About this task:
Among the entries below, one stretch runs from the line that contains "Let I(R) = R." through the line that contains "Answer: -22228416/295 ≈ -75351.". Repeat that stretch exactly, ends included, and only that.
**** Material supplied
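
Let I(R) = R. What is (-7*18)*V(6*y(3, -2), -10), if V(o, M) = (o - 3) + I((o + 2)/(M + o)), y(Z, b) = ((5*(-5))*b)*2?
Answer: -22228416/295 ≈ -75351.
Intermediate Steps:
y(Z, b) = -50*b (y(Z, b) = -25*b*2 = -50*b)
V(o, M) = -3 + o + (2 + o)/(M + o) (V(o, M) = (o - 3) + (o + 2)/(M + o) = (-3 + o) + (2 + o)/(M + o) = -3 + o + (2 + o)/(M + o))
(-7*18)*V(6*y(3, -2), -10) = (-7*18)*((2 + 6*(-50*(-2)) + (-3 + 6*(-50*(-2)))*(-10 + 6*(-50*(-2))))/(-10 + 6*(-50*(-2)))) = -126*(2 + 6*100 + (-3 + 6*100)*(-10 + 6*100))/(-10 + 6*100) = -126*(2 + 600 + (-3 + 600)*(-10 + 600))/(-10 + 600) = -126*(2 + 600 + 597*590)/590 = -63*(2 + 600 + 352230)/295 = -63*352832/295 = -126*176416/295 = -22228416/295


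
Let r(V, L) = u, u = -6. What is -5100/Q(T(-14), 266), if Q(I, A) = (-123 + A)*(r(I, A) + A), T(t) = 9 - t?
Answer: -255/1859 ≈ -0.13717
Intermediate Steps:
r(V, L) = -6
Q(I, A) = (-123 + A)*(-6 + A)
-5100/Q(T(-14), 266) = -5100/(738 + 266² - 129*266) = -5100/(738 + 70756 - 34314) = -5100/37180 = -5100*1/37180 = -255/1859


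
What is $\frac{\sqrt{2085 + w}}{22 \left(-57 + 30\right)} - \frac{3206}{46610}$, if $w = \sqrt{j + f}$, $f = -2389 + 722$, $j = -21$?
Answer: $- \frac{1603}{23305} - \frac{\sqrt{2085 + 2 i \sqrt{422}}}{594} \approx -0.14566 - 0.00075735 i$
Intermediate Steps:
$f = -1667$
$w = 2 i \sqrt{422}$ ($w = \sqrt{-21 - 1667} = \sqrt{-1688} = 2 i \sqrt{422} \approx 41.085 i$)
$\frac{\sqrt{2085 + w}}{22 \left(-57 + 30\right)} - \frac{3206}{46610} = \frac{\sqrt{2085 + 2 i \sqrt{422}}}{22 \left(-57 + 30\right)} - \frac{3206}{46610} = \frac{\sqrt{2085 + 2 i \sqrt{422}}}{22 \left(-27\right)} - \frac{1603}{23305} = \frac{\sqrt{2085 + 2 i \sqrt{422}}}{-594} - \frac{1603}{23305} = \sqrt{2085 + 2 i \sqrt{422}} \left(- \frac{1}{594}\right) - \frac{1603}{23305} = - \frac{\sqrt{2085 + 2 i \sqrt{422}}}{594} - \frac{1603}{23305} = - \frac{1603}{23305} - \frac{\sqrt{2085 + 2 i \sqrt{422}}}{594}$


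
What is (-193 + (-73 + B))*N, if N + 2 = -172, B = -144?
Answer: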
********
**** Material supplied
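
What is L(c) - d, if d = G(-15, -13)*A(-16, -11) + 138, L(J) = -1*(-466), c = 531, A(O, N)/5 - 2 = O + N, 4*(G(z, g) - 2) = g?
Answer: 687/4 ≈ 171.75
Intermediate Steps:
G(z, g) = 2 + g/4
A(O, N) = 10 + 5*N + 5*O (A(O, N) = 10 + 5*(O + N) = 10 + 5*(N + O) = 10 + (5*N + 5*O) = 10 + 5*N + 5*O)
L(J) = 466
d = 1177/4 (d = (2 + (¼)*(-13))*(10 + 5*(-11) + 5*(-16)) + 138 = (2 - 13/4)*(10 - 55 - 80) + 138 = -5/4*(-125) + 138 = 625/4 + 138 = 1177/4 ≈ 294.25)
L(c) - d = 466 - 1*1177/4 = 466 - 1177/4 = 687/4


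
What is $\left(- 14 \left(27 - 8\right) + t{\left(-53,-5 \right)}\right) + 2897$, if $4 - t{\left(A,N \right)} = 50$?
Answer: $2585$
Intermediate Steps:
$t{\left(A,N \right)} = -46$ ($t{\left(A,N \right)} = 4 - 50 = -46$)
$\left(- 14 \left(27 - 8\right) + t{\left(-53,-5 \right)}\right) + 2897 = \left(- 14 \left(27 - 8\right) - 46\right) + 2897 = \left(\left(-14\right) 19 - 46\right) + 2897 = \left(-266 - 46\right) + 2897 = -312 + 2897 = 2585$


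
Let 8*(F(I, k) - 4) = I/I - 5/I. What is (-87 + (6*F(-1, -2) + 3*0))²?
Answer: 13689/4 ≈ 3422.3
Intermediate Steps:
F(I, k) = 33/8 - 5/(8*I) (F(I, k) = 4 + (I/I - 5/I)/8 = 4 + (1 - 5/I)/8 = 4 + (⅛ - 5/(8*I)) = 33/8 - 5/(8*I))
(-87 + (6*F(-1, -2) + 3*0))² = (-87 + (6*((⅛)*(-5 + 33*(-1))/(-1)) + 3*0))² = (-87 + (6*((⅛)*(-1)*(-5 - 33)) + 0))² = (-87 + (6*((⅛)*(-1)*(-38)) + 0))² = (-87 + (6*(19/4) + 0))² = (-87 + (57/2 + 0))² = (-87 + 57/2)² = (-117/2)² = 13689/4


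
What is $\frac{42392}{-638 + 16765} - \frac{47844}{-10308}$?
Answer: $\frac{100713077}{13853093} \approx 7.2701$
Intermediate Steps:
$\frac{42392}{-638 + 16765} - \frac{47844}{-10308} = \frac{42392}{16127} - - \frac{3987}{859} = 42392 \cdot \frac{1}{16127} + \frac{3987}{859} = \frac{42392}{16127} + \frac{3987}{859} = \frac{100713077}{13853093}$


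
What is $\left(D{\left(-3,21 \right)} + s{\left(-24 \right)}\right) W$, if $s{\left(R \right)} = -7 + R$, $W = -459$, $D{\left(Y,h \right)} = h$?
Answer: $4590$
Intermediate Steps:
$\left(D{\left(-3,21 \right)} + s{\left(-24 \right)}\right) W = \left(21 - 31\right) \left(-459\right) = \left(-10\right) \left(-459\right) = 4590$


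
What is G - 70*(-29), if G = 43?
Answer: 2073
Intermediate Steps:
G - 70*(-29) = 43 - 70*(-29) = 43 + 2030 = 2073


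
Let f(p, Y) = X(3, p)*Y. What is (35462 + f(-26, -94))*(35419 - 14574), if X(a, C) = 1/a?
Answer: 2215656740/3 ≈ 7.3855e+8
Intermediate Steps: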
********
Answer box:
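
Let I(R) = R. What is (-7*18)*V(6*y(3, -2), -10), if V(o, M) = (o - 3) + I((o + 2)/(M + o)), y(Z, b) = ((5*(-5))*b)*2?
Answer: -22228416/295 ≈ -75351.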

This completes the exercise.